== Data supplied ==
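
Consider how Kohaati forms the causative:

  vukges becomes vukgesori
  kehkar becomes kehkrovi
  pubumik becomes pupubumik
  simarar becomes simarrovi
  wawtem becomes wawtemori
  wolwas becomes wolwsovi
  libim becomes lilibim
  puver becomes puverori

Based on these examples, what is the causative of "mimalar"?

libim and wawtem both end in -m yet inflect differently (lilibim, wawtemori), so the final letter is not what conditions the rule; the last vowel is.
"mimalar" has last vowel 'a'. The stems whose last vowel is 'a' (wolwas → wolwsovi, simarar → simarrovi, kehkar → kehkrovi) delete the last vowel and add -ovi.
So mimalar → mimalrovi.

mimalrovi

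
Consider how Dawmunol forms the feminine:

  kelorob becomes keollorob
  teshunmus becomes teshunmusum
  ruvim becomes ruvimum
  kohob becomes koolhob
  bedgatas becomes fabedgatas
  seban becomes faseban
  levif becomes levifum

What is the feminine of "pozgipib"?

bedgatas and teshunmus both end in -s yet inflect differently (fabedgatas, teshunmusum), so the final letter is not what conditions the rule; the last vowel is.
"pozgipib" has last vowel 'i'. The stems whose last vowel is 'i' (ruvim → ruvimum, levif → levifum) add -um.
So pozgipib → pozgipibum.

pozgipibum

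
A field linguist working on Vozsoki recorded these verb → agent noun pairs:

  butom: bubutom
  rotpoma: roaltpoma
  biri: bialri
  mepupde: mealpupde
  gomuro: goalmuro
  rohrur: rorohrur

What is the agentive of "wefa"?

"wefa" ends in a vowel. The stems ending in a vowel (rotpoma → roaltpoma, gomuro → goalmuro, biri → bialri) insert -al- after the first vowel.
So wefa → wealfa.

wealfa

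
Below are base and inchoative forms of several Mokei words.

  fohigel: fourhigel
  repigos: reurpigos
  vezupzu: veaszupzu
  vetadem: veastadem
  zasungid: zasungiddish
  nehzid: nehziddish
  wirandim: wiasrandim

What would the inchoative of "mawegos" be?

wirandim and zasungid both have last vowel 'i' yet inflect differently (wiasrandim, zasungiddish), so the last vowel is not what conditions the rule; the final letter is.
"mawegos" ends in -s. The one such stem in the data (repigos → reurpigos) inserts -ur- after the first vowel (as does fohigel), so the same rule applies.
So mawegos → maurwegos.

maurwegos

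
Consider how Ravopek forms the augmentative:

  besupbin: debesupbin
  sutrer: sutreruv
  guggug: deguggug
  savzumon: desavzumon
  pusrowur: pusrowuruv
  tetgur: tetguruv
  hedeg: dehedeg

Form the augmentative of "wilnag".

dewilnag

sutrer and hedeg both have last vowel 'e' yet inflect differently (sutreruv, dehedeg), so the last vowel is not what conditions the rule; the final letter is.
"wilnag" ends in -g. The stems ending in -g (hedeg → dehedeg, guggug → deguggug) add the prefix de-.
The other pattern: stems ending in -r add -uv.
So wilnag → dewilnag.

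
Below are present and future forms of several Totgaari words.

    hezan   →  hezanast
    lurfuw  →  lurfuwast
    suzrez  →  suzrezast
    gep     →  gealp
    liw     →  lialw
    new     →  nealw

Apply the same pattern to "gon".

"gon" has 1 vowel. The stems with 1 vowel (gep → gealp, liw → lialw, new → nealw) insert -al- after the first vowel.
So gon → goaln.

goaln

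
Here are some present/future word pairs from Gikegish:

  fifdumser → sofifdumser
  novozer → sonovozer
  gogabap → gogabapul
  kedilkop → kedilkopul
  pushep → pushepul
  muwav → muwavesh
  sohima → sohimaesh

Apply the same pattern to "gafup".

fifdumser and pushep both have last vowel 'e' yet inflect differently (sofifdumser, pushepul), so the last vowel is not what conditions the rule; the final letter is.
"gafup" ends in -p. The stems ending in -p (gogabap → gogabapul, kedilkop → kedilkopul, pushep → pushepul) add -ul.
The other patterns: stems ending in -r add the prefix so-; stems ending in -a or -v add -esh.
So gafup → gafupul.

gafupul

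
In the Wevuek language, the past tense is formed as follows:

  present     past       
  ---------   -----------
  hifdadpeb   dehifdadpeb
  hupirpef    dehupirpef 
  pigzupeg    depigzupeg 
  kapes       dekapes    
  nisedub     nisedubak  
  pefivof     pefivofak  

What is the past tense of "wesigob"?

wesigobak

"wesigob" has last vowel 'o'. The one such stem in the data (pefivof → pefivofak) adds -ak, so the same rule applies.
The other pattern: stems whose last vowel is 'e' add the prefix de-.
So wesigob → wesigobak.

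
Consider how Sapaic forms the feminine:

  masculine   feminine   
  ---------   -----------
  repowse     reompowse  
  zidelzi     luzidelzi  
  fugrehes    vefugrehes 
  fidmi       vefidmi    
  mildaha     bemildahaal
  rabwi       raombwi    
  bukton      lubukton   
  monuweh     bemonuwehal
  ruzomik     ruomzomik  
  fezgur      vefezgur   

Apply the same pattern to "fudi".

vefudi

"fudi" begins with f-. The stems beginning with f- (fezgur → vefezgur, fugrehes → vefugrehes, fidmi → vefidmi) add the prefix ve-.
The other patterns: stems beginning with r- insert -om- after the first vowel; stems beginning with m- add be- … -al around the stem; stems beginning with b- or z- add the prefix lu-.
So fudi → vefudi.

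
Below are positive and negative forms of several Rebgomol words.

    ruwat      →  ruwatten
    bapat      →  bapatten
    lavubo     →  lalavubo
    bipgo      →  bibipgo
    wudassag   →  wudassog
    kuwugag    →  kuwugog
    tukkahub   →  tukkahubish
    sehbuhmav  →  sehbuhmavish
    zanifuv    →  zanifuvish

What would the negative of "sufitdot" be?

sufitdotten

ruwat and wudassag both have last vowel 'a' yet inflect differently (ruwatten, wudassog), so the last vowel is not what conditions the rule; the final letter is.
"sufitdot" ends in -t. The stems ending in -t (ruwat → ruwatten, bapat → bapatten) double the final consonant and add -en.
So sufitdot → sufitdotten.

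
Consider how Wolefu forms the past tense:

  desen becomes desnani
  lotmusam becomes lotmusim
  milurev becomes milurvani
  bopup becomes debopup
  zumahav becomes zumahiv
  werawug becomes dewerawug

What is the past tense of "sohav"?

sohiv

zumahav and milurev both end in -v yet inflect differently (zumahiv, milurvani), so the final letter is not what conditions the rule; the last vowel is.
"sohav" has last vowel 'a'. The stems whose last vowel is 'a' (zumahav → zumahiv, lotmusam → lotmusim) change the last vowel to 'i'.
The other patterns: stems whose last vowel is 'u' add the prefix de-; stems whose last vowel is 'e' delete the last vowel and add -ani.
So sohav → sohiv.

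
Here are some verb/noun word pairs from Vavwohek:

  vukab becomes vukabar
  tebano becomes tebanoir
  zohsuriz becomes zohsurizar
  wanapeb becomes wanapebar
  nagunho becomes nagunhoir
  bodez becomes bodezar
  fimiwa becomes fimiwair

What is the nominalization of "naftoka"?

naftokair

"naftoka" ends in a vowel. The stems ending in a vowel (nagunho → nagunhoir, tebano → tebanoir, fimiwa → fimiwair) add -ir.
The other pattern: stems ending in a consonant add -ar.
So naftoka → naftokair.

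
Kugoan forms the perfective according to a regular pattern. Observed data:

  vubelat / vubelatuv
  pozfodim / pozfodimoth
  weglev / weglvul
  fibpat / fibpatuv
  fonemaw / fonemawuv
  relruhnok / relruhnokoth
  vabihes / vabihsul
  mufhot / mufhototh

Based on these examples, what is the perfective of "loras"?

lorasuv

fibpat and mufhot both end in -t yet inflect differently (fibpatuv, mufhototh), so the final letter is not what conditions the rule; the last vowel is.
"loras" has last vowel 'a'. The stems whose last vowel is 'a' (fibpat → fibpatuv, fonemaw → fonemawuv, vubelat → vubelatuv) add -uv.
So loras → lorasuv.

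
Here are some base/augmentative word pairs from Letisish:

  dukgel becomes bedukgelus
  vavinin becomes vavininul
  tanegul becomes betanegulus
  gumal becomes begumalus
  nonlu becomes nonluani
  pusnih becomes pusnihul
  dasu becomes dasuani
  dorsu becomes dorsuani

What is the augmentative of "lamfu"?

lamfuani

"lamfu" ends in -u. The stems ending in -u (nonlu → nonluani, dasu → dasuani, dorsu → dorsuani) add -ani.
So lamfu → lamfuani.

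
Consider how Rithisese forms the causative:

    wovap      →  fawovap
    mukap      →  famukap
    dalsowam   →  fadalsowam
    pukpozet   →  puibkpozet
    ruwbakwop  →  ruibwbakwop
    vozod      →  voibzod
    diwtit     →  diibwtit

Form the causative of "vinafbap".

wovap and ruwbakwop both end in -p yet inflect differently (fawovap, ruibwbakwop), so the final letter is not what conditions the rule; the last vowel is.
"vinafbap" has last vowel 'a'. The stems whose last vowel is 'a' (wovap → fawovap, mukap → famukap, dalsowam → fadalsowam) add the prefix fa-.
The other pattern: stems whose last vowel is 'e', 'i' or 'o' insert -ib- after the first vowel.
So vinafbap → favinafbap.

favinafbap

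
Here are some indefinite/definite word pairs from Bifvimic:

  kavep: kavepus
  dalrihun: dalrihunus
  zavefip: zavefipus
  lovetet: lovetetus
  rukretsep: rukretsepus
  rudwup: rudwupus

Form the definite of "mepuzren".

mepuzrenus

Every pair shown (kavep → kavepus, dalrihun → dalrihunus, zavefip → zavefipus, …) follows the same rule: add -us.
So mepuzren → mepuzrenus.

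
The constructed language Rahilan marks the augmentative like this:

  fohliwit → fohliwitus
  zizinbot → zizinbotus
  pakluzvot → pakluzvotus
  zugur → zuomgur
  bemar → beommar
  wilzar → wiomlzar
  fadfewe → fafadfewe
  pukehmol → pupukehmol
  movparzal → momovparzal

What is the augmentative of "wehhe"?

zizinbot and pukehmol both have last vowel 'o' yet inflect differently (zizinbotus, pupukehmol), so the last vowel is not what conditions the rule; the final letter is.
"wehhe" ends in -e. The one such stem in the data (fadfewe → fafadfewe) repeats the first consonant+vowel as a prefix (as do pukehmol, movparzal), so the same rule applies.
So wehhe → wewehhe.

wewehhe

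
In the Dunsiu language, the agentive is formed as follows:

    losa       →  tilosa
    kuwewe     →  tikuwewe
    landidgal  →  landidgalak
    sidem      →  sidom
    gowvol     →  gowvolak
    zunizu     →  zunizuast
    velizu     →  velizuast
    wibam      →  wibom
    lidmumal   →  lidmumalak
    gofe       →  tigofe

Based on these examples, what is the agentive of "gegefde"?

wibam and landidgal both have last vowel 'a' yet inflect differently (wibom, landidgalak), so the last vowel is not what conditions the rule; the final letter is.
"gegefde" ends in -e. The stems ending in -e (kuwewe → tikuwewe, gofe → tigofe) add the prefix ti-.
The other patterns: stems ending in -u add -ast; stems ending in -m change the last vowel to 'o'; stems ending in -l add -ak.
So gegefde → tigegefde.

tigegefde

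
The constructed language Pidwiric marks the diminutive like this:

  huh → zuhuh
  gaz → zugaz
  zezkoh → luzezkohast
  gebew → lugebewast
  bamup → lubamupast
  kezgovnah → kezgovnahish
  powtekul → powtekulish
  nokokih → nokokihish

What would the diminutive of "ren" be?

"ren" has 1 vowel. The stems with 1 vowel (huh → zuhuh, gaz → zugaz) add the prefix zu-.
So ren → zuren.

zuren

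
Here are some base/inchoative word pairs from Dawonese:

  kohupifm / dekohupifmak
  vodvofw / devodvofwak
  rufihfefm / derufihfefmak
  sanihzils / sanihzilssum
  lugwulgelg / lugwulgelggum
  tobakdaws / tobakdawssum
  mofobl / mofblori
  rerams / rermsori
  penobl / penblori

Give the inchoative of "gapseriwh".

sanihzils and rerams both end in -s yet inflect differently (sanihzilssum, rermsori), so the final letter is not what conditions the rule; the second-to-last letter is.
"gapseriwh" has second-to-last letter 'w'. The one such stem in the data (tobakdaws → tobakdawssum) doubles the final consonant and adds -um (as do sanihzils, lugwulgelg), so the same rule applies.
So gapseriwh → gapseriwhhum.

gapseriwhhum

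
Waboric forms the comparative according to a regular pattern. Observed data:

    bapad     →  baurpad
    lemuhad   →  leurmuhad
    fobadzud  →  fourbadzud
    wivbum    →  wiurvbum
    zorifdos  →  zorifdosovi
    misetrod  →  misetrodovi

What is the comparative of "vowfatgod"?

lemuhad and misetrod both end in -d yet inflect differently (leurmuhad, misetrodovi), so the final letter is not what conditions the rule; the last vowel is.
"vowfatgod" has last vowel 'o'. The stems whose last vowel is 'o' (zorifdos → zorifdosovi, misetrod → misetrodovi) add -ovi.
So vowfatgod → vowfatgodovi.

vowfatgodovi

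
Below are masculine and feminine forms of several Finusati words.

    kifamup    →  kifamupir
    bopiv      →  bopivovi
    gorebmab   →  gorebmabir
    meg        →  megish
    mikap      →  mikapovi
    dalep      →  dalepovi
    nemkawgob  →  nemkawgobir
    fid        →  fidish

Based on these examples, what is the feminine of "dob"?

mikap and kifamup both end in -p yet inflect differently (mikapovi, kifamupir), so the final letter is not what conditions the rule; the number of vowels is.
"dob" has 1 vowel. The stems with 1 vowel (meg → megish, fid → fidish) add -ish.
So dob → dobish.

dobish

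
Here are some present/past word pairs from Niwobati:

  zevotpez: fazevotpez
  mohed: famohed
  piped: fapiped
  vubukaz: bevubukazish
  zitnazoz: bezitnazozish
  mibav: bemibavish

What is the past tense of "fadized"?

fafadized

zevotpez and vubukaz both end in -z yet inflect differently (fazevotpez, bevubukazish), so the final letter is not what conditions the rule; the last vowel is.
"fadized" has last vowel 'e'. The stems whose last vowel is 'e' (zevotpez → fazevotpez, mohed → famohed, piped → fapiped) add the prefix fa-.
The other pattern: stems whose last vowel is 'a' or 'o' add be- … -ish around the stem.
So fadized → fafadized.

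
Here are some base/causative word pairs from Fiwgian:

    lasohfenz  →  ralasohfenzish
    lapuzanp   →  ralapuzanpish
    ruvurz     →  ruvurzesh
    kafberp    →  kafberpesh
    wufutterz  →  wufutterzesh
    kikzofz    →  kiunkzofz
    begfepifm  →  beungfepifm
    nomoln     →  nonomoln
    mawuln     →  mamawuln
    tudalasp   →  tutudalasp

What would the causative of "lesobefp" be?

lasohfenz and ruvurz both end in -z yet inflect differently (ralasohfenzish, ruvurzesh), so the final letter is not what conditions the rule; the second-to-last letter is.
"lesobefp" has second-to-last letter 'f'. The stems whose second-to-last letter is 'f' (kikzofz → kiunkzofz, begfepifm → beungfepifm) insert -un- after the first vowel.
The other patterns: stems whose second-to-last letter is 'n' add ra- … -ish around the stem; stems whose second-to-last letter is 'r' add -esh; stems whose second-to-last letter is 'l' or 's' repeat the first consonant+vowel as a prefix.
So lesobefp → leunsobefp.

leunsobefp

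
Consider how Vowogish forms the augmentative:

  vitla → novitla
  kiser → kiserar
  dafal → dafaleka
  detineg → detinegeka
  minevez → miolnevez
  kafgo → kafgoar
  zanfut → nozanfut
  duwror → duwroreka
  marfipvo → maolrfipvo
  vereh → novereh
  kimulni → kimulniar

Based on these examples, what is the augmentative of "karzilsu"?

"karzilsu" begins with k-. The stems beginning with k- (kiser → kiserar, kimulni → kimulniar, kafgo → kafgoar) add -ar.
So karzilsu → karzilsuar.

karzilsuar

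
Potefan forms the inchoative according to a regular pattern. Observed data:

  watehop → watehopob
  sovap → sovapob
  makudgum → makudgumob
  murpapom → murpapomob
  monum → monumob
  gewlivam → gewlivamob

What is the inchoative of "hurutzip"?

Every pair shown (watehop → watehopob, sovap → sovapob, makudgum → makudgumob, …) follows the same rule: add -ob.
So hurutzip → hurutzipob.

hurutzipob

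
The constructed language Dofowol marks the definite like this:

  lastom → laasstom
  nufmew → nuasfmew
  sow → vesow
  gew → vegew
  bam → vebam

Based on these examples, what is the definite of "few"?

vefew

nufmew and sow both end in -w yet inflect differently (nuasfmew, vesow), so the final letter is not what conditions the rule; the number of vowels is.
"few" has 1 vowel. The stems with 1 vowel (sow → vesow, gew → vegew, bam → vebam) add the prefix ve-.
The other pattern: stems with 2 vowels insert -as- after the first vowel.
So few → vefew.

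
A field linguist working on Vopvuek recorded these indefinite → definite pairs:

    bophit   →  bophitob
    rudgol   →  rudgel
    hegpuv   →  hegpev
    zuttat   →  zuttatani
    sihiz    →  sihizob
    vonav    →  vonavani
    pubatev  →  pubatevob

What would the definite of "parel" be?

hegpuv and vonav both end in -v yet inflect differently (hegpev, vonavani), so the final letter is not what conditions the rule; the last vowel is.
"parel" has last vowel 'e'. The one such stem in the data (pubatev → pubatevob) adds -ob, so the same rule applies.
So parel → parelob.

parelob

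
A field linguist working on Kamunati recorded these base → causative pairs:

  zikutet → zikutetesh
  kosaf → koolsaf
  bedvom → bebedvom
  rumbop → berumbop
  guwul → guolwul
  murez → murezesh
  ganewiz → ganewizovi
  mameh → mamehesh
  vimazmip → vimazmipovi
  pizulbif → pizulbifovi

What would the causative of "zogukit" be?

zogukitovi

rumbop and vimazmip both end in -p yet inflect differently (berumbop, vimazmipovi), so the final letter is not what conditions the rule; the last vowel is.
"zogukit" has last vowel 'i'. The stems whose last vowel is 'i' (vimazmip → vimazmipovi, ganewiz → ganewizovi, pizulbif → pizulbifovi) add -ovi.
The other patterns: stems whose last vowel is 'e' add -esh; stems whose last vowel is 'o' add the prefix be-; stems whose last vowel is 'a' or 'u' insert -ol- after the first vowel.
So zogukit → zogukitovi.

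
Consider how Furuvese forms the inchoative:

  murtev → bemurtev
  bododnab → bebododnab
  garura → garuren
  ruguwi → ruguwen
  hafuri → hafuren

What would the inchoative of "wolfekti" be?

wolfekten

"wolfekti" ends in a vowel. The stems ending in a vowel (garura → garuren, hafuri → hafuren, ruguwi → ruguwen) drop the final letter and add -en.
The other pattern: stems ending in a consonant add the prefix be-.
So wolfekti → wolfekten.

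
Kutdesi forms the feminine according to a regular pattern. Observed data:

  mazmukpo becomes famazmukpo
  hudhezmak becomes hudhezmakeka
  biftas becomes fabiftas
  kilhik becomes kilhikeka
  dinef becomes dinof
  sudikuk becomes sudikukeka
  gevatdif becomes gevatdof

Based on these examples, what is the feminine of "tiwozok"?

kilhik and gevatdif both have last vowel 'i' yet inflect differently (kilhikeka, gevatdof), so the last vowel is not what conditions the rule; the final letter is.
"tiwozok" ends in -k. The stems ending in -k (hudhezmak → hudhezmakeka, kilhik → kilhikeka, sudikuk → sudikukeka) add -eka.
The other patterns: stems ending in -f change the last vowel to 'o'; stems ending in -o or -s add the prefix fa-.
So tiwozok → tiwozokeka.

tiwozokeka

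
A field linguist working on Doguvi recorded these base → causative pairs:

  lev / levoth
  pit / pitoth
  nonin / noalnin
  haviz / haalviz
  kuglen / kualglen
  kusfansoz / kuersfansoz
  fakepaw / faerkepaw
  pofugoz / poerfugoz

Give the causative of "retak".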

== Brief ==
Working from the listing above, pick out every line that has "linguist" and copy it.

== Finished exercise ==
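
A field linguist working on Vozsoki recorded these verb → agent noun pairs:
A field linguist working on Vopvuek recorded these indefinite → definite pairs:
A field linguist working on Kamunati recorded these base → causative pairs:
A field linguist working on Doguvi recorded these base → causative pairs: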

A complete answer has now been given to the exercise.